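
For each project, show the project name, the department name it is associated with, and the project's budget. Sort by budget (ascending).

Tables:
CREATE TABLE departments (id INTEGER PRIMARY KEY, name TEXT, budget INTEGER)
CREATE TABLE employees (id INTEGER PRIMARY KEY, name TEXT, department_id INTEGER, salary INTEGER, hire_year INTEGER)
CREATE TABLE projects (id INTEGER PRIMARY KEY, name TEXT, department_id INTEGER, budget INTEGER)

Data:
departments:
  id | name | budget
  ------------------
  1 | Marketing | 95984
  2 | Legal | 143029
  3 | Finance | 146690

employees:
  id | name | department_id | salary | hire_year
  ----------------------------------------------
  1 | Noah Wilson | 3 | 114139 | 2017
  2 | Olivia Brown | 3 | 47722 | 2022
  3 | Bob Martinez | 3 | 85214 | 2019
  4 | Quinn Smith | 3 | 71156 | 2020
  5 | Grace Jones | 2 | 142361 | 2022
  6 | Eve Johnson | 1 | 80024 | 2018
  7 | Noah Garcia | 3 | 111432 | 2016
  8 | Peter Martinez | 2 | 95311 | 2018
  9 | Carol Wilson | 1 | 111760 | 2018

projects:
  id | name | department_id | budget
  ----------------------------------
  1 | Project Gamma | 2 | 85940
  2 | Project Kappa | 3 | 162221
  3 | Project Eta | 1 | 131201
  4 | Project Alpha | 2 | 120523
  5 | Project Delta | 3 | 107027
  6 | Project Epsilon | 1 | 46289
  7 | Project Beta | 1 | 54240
SELECT c.name, p.name AS department, c.budget FROM projects c JOIN departments p ON c.department_id = p.id ORDER BY c.budget ASC

Execution result:
name | department | budget
Project Epsilon | Marketing | 46289
Project Beta | Marketing | 54240
Project Gamma | Legal | 85940
Project Delta | Finance | 107027
Project Alpha | Legal | 120523
Project Eta | Marketing | 131201
Project Kappa | Finance | 162221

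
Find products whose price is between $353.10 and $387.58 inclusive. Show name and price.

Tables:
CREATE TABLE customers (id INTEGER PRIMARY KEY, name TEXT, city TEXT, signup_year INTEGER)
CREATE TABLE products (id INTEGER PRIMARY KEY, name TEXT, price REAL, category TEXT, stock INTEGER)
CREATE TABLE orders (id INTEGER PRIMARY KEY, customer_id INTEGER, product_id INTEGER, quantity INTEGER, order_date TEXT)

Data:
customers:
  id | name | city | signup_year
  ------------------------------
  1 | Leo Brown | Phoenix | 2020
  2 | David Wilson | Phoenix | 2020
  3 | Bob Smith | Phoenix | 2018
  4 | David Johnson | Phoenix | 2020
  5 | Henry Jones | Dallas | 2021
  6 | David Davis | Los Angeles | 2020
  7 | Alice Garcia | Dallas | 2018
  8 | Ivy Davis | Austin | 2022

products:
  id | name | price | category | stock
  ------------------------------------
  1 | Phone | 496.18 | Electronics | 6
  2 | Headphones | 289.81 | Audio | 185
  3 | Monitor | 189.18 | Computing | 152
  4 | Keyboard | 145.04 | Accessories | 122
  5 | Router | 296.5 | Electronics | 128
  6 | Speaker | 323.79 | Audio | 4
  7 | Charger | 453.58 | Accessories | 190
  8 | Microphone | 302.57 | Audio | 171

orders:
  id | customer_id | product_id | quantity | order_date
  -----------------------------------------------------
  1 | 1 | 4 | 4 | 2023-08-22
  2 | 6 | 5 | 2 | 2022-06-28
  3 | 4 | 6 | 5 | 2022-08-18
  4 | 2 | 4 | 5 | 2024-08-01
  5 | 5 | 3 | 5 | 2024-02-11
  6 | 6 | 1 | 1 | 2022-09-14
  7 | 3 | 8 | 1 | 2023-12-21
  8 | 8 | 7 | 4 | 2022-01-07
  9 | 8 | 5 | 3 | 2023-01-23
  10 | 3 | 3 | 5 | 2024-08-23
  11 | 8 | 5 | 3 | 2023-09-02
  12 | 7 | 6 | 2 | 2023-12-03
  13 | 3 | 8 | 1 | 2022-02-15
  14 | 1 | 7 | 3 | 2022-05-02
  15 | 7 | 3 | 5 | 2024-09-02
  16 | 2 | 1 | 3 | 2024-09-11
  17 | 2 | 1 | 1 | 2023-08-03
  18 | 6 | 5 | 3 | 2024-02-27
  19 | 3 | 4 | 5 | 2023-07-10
SELECT name, price FROM products WHERE price BETWEEN 353.1 AND 387.58

Execution result:
(no rows)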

[Activity]
Show every line in the listing above that carries the word "customers".

[Exercise output]
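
CREATE TABLE customers (id INTEGER PRIMARY KEY, name TEXT, city TEXT, signup_year INTEGER)
customers: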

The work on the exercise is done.